◆ Stored data entries:
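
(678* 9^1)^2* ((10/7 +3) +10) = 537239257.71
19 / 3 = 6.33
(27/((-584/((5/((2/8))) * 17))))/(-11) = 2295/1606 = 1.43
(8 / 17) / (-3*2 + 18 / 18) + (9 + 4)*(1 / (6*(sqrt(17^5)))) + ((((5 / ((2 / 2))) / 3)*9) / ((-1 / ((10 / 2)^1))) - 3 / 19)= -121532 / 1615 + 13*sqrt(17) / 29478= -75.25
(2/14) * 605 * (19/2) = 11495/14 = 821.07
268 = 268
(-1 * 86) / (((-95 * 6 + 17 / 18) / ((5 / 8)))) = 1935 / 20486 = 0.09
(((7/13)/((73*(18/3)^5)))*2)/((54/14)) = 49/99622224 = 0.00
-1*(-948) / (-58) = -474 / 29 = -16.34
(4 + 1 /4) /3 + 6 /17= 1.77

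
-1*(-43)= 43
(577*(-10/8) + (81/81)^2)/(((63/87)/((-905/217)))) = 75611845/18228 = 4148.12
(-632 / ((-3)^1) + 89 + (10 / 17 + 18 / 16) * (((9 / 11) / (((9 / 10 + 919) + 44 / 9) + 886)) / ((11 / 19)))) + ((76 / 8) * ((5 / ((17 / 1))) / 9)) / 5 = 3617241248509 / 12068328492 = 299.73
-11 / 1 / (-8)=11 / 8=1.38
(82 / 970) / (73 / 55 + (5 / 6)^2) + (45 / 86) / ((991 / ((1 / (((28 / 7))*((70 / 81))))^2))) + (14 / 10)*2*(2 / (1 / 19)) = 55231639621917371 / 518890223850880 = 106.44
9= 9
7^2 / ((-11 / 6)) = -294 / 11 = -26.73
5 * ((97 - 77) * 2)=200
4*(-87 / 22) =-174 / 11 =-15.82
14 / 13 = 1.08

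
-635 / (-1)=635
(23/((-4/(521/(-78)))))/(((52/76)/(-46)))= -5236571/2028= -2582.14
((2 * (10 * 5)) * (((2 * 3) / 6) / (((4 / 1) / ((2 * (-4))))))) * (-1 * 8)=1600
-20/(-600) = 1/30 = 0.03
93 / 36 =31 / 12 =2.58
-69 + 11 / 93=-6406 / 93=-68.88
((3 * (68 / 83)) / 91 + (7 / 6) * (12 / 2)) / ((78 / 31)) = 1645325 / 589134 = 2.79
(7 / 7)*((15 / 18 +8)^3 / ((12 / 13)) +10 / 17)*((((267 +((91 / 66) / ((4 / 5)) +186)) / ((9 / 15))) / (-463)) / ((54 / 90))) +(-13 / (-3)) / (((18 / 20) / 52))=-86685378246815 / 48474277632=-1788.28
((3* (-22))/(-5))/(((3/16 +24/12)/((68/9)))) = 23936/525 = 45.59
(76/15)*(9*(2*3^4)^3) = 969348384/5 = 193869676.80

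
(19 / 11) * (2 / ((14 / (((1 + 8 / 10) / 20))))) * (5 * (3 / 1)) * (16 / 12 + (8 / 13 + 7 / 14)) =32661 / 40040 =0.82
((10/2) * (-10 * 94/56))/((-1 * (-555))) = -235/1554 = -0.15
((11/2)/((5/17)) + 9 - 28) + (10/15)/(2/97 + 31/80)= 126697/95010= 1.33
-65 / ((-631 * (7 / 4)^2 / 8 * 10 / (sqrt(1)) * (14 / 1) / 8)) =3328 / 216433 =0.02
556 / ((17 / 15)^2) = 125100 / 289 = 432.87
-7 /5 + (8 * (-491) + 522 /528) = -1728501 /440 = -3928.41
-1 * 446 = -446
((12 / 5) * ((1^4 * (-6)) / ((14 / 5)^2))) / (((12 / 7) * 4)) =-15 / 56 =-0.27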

◆ Task brief: Starting at the line above that holds "19 / 3 = 6.33" and ending at the line that holds "556 / ((17 / 15)^2) = 125100 / 289 = 432.87", transcribe each line exactly and include no other lines.

◆ Reply to the task:
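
19 / 3 = 6.33
(27/((-584/((5/((2/8))) * 17))))/(-11) = 2295/1606 = 1.43
(8 / 17) / (-3*2 + 18 / 18) + (9 + 4)*(1 / (6*(sqrt(17^5)))) + ((((5 / ((2 / 2))) / 3)*9) / ((-1 / ((10 / 2)^1))) - 3 / 19)= -121532 / 1615 + 13*sqrt(17) / 29478= -75.25
(2/14) * 605 * (19/2) = 11495/14 = 821.07
268 = 268
(-1 * 86) / (((-95 * 6 + 17 / 18) / ((5 / 8)))) = 1935 / 20486 = 0.09
(((7/13)/((73*(18/3)^5)))*2)/((54/14)) = 49/99622224 = 0.00
-1*(-948) / (-58) = -474 / 29 = -16.34
(4 + 1 /4) /3 + 6 /17= 1.77

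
-1*(-43)= 43
(577*(-10/8) + (81/81)^2)/(((63/87)/((-905/217)))) = 75611845/18228 = 4148.12
(-632 / ((-3)^1) + 89 + (10 / 17 + 18 / 16) * (((9 / 11) / (((9 / 10 + 919) + 44 / 9) + 886)) / ((11 / 19)))) + ((76 / 8) * ((5 / ((17 / 1))) / 9)) / 5 = 3617241248509 / 12068328492 = 299.73
-11 / 1 / (-8)=11 / 8=1.38
(82 / 970) / (73 / 55 + (5 / 6)^2) + (45 / 86) / ((991 / ((1 / (((28 / 7))*((70 / 81))))^2))) + (14 / 10)*2*(2 / (1 / 19)) = 55231639621917371 / 518890223850880 = 106.44
9= 9
7^2 / ((-11 / 6)) = -294 / 11 = -26.73
5 * ((97 - 77) * 2)=200
4*(-87 / 22) =-174 / 11 =-15.82
14 / 13 = 1.08

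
-635 / (-1)=635
(23/((-4/(521/(-78)))))/(((52/76)/(-46)))= -5236571/2028= -2582.14
((2 * (10 * 5)) * (((2 * 3) / 6) / (((4 / 1) / ((2 * (-4))))))) * (-1 * 8)=1600
-20/(-600) = 1/30 = 0.03
93 / 36 =31 / 12 =2.58
-69 + 11 / 93=-6406 / 93=-68.88
((3 * (68 / 83)) / 91 + (7 / 6) * (12 / 2)) / ((78 / 31)) = 1645325 / 589134 = 2.79
(7 / 7)*((15 / 18 +8)^3 / ((12 / 13)) +10 / 17)*((((267 +((91 / 66) / ((4 / 5)) +186)) / ((9 / 15))) / (-463)) / ((54 / 90))) +(-13 / (-3)) / (((18 / 20) / 52))=-86685378246815 / 48474277632=-1788.28
((3* (-22))/(-5))/(((3/16 +24/12)/((68/9)))) = 23936/525 = 45.59
(76/15)*(9*(2*3^4)^3) = 969348384/5 = 193869676.80

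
(19 / 11) * (2 / ((14 / (((1 + 8 / 10) / 20))))) * (5 * (3 / 1)) * (16 / 12 + (8 / 13 + 7 / 14)) =32661 / 40040 =0.82
((10/2) * (-10 * 94/56))/((-1 * (-555))) = -235/1554 = -0.15
((11/2)/((5/17)) + 9 - 28) + (10/15)/(2/97 + 31/80)= 126697/95010= 1.33
-65 / ((-631 * (7 / 4)^2 / 8 * 10 / (sqrt(1)) * (14 / 1) / 8)) =3328 / 216433 =0.02
556 / ((17 / 15)^2) = 125100 / 289 = 432.87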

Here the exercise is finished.